> TASK OBJECTIVE: Instruction for the entries that follow: retype exactly the lines from the line with "A stratified survey of monthly" to the line with "22514 | 303 |", both included, and omit all others.

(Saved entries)
:::
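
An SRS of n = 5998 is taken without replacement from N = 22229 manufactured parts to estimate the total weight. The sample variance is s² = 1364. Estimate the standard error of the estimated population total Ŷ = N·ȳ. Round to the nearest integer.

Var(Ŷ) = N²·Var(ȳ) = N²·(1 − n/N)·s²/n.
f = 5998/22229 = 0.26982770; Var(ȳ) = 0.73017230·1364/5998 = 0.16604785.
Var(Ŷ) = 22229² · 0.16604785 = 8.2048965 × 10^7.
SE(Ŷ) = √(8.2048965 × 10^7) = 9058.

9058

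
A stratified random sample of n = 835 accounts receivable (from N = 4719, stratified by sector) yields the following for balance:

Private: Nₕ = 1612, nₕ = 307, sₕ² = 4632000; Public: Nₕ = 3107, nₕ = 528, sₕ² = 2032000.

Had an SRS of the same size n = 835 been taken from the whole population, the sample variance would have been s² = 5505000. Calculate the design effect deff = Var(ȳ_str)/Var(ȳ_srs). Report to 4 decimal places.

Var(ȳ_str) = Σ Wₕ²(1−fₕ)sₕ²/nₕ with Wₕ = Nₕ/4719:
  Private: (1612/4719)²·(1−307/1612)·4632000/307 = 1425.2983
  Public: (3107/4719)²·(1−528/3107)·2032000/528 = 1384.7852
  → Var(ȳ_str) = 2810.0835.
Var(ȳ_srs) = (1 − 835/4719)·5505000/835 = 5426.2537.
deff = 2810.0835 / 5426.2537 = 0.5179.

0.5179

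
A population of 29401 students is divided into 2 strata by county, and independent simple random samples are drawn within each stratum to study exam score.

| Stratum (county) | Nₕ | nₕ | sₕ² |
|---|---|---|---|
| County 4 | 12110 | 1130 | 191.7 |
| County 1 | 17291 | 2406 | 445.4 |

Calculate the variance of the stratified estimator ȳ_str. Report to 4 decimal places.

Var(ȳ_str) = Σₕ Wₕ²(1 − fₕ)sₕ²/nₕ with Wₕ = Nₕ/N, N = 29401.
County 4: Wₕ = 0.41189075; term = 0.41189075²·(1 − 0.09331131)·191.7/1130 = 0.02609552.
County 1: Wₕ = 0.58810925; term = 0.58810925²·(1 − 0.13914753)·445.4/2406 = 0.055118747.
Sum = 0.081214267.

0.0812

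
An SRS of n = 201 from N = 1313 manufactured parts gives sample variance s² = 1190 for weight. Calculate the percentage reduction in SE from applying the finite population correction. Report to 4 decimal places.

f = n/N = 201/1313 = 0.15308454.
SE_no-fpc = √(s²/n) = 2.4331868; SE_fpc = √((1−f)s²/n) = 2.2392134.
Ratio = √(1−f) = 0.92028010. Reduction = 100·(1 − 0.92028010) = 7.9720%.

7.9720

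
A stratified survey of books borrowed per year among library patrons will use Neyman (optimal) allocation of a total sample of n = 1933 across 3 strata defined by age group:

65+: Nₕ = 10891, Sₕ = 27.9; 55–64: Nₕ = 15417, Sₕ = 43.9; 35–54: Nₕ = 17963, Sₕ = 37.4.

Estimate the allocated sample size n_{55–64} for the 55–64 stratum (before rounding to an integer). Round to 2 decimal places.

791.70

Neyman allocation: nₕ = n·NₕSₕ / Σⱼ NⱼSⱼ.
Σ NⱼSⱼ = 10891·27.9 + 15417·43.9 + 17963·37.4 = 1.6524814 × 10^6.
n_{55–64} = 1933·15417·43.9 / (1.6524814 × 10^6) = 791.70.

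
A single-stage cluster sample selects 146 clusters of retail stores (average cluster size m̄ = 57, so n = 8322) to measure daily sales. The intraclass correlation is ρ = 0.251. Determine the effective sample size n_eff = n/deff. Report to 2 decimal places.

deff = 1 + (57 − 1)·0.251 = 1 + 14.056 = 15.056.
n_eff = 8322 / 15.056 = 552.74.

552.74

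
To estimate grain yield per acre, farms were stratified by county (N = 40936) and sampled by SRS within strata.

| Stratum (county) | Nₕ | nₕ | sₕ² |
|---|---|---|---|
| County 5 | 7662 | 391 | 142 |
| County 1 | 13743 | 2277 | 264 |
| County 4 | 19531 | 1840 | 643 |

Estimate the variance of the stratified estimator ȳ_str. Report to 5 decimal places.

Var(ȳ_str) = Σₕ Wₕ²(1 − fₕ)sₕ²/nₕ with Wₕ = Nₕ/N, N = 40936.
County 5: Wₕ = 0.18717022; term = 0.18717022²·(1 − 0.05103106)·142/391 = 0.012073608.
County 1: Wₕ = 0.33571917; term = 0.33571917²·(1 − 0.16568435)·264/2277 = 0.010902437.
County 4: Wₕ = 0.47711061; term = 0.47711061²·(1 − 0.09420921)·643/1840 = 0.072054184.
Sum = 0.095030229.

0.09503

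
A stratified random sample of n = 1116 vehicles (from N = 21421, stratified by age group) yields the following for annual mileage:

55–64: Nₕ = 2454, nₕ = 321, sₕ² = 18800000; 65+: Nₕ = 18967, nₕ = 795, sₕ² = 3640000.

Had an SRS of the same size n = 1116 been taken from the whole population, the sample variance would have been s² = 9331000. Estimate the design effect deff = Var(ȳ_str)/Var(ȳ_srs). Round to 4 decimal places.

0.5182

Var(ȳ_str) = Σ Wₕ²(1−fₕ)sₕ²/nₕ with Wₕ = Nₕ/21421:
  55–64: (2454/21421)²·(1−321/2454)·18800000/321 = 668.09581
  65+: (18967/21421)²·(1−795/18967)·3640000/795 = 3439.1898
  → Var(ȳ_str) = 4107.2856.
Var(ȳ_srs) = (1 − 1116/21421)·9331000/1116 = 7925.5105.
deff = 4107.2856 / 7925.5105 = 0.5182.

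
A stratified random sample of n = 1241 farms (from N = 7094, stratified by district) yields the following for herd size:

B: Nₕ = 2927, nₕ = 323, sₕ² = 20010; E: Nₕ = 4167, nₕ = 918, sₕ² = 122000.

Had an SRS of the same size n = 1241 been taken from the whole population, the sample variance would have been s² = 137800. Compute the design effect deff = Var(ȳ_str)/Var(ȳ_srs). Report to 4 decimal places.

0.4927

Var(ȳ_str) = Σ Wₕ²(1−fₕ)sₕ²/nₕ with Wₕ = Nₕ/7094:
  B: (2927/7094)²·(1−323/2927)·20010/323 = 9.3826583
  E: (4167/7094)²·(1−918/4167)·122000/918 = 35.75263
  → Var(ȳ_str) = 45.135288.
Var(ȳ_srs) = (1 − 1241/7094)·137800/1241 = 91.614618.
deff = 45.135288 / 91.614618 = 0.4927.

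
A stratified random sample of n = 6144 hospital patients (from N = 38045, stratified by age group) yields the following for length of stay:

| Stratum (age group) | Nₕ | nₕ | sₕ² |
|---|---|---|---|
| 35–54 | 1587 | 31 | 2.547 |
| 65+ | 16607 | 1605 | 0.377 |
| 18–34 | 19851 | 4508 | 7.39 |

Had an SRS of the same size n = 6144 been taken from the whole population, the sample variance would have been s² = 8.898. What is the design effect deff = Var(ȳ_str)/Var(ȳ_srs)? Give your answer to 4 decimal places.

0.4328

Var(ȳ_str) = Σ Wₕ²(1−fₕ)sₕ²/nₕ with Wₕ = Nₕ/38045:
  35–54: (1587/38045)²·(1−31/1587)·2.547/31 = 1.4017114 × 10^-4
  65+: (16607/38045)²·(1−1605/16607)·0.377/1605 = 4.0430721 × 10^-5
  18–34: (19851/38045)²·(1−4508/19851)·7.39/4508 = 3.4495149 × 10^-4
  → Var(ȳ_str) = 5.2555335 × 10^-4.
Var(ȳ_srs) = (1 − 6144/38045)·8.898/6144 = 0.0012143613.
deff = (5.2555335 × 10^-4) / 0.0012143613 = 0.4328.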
:::
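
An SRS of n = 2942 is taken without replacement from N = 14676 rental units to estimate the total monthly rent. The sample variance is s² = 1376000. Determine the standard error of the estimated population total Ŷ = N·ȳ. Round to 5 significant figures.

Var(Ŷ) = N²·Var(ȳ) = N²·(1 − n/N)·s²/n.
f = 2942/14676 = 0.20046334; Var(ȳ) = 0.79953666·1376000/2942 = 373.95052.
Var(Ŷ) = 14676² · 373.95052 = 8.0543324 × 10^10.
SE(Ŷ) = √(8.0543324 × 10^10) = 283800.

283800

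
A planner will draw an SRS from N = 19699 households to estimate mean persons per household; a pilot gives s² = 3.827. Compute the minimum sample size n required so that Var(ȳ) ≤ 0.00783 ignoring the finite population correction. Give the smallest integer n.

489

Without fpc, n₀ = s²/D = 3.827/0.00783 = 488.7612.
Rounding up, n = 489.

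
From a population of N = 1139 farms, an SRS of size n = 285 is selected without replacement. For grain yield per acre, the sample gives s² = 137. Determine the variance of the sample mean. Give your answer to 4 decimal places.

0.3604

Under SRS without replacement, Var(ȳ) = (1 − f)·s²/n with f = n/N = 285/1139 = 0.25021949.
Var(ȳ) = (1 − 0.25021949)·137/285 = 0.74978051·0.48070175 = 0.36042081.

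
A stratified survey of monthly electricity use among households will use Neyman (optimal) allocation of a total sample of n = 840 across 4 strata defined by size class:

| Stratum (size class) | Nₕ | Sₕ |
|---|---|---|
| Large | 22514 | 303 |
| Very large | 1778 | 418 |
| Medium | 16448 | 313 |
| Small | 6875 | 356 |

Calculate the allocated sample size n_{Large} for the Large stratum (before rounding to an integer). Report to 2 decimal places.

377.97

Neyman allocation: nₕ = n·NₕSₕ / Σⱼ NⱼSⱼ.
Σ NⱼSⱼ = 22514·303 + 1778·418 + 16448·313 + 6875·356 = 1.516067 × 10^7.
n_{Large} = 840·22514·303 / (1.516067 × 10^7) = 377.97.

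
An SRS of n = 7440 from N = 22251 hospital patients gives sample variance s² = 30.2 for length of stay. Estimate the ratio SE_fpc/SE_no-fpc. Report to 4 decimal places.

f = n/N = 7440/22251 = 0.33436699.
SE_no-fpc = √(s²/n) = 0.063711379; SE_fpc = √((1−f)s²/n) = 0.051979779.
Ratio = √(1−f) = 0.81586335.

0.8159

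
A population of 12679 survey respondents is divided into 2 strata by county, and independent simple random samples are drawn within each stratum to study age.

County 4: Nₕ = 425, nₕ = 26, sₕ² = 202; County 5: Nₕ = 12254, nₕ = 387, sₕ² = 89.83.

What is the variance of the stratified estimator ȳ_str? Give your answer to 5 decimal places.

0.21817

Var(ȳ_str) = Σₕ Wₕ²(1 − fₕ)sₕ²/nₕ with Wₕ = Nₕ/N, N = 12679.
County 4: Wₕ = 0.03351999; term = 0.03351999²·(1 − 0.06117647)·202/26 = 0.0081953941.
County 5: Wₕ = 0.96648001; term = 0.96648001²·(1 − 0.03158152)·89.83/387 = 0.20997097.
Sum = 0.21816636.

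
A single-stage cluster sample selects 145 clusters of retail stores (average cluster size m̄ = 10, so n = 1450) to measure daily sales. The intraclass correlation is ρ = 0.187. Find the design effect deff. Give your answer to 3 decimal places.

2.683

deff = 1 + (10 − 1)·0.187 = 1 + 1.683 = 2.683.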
:::
> RESPONSE TO THIS EXERCISE:
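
A stratified survey of monthly electricity use among households will use Neyman (optimal) allocation of a total sample of n = 840 across 4 strata defined by size class:

| Stratum (size class) | Nₕ | Sₕ |
|---|---|---|
| Large | 22514 | 303 |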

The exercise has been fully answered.